Work task: Exactly as given, reproduce the records in full.

Saved entries
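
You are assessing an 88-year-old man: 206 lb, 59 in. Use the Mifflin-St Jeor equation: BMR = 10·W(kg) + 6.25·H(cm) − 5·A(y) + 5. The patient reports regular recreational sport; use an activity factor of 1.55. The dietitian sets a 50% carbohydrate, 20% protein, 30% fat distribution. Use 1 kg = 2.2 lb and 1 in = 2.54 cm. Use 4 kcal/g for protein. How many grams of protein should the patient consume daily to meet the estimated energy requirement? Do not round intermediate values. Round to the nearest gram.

Convert to metric: weight = 206 ÷ 2.2 = 93.6364 kg; height = 59 × 2.54 = 149.86 cm.
Mifflin-St Jeor (male): BMR = 10(93.6364) + 6.25(149.86) − 5(88) + 5 = 936.3636 + 936.625 − 440 + 5 = 1437.9886 kcal/day.
TEE = 1437.9886 × 1.55 = 2228.8824 kcal/day.
Protein energy = 20% × 2228.8824 = 445.7765 kcal.
Protein = 445.7765 ÷ 4 kcal/g = 111.4441 g.

111 g/day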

Problem solution:
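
You are assessing an 88-year-old man: 206 lb, 59 in. Use the Mifflin-St Jeor equation: BMR = 10·W(kg) + 6.25·H(cm) − 5·A(y) + 5. The patient reports regular recreational sport; use an activity factor of 1.55. The dietitian sets a 50% carbohydrate, 20% protein, 30% fat distribution. Use 1 kg = 2.2 lb and 1 in = 2.54 cm. Use 4 kcal/g for protein. How many grams of protein should the patient consume daily to meet the estimated energy requirement? Do not round intermediate values. Round to the nearest gram.

Convert to metric: weight = 206 ÷ 2.2 = 93.6364 kg; height = 59 × 2.54 = 149.86 cm.
Mifflin-St Jeor (male): BMR = 10(93.6364) + 6.25(149.86) − 5(88) + 5 = 936.3636 + 936.625 − 440 + 5 = 1437.9886 kcal/day.
TEE = 1437.9886 × 1.55 = 2228.8824 kcal/day.
Protein energy = 20% × 2228.8824 = 445.7765 kcal.
Protein = 445.7765 ÷ 4 kcal/g = 111.4441 g.

111 g/day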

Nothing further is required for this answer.